**Your objective**
Write the records out again in full, word for word.

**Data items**
"""

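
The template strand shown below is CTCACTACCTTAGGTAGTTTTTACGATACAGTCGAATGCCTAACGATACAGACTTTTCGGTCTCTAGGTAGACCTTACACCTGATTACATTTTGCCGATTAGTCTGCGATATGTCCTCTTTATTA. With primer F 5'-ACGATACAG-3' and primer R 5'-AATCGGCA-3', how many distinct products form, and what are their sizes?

The forward primer ACGATACAG matches the top strand at positions 23–31, 43–51.
The reverse primer's reverse complement is TGCCGATT, matching at positions 93–100.
Each forward site pairs with the reverse site to give a product ending at position 100: sizes 78, 58 bp.

Two products: 78 bp, 58 bp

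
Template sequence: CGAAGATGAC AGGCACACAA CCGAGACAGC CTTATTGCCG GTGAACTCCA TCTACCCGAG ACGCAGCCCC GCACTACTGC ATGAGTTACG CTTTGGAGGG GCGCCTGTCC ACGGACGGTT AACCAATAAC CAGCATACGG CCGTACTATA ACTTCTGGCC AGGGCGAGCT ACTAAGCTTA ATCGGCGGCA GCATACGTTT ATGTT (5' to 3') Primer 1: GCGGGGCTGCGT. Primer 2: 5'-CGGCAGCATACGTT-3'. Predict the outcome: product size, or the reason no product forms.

No product — the primers' 3' ends point away from each other.

Primer 1 (GCGGGGCTGCGT) has reverse complement ACGCAGCCCCGC, which matches the top strand at positions 61–72; primer 1 anneals to the top strand there with its 3' end pointing upstream toward position 61.
Primer 2 (CGGCAGCATACGTT) matches the top strand directly at positions 186–199; it anneals to the bottom strand with its 3' end pointing downstream toward position 199.
The 3' ends diverge (primer 1 extends toward position 1, primer 2 toward position 205), so the primers never converge on a shared product.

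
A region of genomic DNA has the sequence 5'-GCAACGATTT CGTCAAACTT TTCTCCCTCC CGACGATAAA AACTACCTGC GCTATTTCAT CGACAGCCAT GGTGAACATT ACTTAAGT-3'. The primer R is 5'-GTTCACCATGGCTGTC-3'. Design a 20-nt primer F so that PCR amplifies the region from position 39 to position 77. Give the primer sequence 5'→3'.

The reverse primer's reverse complement GACAGCCATGGTGAAC matches the template at positions 62–77; the product starts at position 39.
The forward primer is identical to the top strand over positions 39–58: AAAACTACCTGCGCTATTTC.

5'-AAAACTACCTGCGCTATTTC-3'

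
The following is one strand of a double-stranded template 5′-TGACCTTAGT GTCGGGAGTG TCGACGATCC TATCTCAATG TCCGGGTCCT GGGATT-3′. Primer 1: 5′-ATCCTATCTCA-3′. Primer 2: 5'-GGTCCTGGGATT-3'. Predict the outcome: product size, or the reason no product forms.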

"""

**Answer for this exercise**
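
The template strand shown below is CTCACTACCTTAGGTAGTTTTTACGATACAGTCGAATGCCTAACGATACAGACTTTTCGGTCTCTAGGTAGACCTTACACCTGATTACATTTTGCCGATTAGTCTGCGATATGTCCTCTTTATTA. With primer F 5'-ACGATACAG-3' and primer R 5'-AATCGGCA-3', how many distinct products form, and what are their sizes?

The forward primer ACGATACAG matches the top strand at positions 23–31, 43–51.
The reverse primer's reverse complement is TGCCGATT, matching at positions 93–100.
Each forward site pairs with the reverse site to give a product ending at position 100: sizes 78, 58 bp.

Two products: 78 bp, 58 bp

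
Template sequence: CGAAGATGAC AGGCACACAA CCGAGACAGC CTTATTGCCG GTGAACTCCA TCTACCCGAG ACGCAGCCCC GCACTACTGC ATGAGTTACG CTTTGGAGGG GCGCCTGTCC ACGGACGGTT AACCAATAAC CAGCATACGG CCGTACTATA ACTTCTGGCC AGGGCGAGCT ACTAAGCTTA ATCGGCGGCA GCATACGTTT ATGTT (5' to 3') Primer 1: GCGGGGCTGCGT. Primer 2: 5'-CGGCAGCATACGTT-3'. Predict the outcome: product size, or the reason no product forms.

No product — the primers' 3' ends point away from each other.

Primer 1 (GCGGGGCTGCGT) has reverse complement ACGCAGCCCCGC, which matches the top strand at positions 61–72; primer 1 anneals to the top strand there with its 3' end pointing upstream toward position 61.
Primer 2 (CGGCAGCATACGTT) matches the top strand directly at positions 186–199; it anneals to the bottom strand with its 3' end pointing downstream toward position 199.
The 3' ends diverge (primer 1 extends toward position 1, primer 2 toward position 205), so the primers never converge on a shared product.

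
A region of genomic DNA has the sequence 5'-GCAACGATTT CGTCAAACTT TTCTCCCTCC CGACGATAAA AACTACCTGC GCTATTTCAT CGACAGCCAT GGTGAACATT ACTTAAGT-3'. The primer R is 5'-GTTCACCATGGCTGTC-3'. Design a 20-nt primer F so that PCR amplifies the region from position 39 to position 77. Give the primer sequence 5'→3'.

The reverse primer's reverse complement GACAGCCATGGTGAAC matches the template at positions 62–77; the product starts at position 39.
The forward primer is identical to the top strand over positions 39–58: AAAACTACCTGCGCTATTTC.

5'-AAAACTACCTGCGCTATTTC-3'

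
The following is one strand of a double-stranded template 5′-TGACCTTAGT GTCGGGAGTG TCGACGATCC TATCTCAATG TCCGGGTCCT GGGATT-3′. Primer 1: 5′-ATCCTATCTCA-3′. Primer 2: 5'-GGTCCTGGGATT-3'. Predict the outcome: product size, or the reason no product forms.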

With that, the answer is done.